## What you are asked to do
Reproduce the first line of the material below and each line after it, exactly, through the line containing "- Eoarchean: 4031 – 3600 million years ago", and give nothing more.

<<<<

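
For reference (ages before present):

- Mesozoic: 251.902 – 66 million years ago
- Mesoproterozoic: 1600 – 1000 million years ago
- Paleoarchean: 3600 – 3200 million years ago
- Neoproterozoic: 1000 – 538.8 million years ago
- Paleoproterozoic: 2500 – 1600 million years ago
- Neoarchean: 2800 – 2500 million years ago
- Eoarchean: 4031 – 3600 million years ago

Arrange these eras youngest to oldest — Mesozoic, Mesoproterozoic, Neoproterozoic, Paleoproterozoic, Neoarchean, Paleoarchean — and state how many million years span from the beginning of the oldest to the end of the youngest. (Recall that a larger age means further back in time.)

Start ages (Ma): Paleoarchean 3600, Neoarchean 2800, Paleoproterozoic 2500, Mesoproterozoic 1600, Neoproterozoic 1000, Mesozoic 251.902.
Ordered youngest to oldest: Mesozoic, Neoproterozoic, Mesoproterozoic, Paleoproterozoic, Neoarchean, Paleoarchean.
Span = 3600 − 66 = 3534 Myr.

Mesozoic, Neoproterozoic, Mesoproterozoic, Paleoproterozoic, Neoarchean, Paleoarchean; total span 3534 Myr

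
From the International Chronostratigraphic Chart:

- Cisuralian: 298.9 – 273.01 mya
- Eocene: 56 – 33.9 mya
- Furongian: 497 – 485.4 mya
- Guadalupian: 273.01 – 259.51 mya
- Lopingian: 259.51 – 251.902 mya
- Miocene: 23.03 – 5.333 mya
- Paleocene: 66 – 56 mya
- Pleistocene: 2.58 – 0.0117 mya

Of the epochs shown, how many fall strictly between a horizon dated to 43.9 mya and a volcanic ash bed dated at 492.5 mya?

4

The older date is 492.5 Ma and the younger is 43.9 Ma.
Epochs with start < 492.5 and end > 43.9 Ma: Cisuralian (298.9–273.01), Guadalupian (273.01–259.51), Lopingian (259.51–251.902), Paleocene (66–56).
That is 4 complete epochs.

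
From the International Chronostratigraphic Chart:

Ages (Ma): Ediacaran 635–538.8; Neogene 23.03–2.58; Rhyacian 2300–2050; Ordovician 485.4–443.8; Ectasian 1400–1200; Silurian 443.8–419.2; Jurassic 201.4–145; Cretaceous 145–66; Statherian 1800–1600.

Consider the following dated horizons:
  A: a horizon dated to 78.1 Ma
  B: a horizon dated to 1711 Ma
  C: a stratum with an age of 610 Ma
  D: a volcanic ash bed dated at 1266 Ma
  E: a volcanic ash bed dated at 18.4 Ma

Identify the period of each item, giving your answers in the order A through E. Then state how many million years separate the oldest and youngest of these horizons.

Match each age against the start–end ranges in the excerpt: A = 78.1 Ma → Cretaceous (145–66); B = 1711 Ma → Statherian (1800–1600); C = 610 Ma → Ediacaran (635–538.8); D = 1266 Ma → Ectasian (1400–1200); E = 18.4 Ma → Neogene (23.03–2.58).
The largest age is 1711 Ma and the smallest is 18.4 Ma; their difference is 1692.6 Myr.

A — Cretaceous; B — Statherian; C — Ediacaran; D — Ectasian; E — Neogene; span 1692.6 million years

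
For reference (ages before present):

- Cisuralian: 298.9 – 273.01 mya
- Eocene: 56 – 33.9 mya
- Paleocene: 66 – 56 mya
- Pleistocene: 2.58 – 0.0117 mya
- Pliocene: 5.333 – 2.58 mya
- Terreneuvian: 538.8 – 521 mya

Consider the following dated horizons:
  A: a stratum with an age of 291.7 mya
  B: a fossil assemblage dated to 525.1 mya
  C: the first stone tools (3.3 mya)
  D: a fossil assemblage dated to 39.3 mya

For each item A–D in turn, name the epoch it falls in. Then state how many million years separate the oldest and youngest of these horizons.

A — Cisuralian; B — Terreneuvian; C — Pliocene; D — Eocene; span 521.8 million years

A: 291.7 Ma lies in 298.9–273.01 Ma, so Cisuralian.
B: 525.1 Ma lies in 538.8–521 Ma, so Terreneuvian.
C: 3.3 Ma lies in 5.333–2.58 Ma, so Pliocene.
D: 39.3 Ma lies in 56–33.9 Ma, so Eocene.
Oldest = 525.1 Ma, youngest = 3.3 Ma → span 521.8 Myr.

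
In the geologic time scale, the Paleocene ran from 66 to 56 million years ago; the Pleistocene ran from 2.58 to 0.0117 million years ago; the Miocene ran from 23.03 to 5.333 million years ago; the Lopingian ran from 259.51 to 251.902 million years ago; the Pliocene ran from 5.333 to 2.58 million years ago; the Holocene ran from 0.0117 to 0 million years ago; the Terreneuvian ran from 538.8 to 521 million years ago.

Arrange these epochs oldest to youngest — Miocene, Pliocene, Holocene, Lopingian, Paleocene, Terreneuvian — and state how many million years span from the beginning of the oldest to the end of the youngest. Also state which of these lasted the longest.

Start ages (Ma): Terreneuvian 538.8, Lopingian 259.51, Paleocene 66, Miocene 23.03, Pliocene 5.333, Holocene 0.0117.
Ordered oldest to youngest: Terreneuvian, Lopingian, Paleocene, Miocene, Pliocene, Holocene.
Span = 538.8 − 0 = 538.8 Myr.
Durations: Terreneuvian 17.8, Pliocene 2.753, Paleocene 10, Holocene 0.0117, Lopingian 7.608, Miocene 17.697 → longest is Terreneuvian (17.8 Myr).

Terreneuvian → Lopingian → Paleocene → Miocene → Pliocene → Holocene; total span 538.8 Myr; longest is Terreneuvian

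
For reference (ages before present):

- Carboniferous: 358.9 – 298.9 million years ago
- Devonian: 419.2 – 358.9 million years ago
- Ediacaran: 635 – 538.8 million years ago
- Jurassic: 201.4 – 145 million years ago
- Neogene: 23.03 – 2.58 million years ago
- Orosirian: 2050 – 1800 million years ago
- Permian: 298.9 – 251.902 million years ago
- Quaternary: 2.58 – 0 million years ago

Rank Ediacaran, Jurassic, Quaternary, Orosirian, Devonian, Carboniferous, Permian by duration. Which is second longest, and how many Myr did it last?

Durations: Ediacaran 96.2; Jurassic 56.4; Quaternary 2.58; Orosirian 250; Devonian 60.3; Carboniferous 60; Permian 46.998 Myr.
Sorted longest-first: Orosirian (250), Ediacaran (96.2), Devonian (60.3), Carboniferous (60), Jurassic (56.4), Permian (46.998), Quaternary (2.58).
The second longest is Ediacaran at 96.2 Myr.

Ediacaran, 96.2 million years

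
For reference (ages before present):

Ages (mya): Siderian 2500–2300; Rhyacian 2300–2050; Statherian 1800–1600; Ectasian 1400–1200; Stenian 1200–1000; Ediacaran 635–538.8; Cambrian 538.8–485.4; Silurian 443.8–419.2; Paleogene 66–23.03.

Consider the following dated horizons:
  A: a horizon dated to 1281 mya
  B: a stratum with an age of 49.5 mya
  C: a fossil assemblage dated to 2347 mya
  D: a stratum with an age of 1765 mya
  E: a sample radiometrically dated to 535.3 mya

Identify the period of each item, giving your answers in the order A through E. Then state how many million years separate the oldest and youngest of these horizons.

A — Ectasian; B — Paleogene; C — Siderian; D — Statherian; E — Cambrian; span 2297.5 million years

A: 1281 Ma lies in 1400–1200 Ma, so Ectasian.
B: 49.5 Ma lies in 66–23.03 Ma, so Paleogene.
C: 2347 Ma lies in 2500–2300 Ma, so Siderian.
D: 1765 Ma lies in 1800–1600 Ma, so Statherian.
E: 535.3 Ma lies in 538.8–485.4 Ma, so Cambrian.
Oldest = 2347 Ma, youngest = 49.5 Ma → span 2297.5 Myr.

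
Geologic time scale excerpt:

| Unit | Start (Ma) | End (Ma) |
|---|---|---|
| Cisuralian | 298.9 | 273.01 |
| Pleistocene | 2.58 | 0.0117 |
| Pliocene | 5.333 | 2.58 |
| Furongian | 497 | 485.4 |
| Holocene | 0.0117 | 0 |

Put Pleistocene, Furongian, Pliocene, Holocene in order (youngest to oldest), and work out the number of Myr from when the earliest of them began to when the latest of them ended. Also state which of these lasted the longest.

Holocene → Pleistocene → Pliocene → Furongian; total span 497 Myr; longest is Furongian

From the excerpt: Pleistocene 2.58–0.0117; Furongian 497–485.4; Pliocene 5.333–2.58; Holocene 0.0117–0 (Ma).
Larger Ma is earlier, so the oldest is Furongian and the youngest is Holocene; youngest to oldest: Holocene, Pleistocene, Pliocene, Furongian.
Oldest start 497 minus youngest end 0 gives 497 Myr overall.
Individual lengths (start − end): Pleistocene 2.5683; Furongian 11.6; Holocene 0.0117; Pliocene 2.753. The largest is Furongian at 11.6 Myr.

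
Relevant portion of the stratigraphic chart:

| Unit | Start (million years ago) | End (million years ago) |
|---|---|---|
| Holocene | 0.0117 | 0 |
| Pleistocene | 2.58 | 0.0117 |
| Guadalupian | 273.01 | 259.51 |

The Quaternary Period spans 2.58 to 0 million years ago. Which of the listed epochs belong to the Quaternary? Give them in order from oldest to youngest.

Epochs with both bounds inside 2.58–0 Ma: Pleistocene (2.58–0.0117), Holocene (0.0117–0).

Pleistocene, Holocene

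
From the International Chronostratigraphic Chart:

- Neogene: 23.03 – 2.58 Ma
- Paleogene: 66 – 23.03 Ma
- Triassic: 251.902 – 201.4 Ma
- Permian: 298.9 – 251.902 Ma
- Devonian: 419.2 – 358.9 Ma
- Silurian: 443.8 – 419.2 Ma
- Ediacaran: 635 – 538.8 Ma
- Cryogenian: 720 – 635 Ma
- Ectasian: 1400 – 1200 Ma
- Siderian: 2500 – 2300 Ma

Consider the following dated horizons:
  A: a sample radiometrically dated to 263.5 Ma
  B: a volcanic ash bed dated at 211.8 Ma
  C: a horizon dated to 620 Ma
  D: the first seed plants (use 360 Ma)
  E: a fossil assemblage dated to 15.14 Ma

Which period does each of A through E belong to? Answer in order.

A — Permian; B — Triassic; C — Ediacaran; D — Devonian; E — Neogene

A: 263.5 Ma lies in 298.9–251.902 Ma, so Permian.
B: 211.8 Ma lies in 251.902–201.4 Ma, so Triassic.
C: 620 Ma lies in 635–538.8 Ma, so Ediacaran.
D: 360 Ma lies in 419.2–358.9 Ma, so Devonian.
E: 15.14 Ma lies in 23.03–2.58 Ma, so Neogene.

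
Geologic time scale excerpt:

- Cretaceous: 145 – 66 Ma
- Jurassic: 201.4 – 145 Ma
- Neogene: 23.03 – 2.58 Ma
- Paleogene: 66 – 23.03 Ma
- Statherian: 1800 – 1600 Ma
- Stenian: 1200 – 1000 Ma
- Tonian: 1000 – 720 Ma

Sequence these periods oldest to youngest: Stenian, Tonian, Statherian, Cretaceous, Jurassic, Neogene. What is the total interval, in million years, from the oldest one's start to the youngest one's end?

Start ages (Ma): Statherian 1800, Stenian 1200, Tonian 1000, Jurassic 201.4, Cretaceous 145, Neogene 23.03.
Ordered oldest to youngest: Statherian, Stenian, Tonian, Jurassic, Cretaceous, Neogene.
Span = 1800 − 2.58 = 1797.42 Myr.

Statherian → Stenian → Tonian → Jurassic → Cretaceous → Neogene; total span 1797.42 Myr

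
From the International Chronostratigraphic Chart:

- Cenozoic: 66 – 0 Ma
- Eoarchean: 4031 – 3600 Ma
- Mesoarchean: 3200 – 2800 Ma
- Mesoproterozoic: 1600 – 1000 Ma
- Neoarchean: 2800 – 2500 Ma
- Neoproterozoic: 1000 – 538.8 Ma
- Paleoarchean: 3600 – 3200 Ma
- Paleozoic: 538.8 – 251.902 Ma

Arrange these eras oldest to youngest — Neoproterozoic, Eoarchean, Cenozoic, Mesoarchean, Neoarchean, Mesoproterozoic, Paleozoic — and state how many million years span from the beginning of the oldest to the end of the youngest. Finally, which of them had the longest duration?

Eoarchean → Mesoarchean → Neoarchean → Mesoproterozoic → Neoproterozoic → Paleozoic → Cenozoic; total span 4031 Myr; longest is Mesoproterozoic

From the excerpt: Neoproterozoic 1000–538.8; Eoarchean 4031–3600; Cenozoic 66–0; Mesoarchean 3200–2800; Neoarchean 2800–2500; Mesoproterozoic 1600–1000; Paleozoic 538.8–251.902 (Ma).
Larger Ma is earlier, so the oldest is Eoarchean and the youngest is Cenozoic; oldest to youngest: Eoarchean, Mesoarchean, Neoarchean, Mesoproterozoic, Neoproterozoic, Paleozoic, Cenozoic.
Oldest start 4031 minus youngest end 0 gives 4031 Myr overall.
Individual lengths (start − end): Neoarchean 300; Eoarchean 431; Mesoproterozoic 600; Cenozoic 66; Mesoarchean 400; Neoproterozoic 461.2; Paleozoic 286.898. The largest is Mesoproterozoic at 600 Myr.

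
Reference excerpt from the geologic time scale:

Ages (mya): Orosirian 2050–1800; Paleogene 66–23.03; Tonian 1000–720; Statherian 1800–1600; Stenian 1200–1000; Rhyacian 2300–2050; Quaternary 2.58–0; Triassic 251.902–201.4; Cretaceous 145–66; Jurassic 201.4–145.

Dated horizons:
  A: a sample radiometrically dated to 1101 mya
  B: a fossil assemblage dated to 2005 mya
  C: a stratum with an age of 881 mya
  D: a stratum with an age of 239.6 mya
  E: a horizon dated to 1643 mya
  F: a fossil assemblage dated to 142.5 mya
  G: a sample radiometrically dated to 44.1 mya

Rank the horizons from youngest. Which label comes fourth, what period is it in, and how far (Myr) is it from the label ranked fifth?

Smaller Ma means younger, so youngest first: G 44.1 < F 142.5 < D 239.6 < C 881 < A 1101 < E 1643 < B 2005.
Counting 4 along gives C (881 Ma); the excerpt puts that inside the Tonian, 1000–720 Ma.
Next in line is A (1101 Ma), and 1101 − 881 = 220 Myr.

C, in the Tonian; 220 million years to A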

>>>>

## Solution to this problem
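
For reference (ages before present):

- Mesozoic: 251.902 – 66 million years ago
- Mesoproterozoic: 1600 – 1000 million years ago
- Paleoarchean: 3600 – 3200 million years ago
- Neoproterozoic: 1000 – 538.8 million years ago
- Paleoproterozoic: 2500 – 1600 million years ago
- Neoarchean: 2800 – 2500 million years ago
- Eoarchean: 4031 – 3600 million years ago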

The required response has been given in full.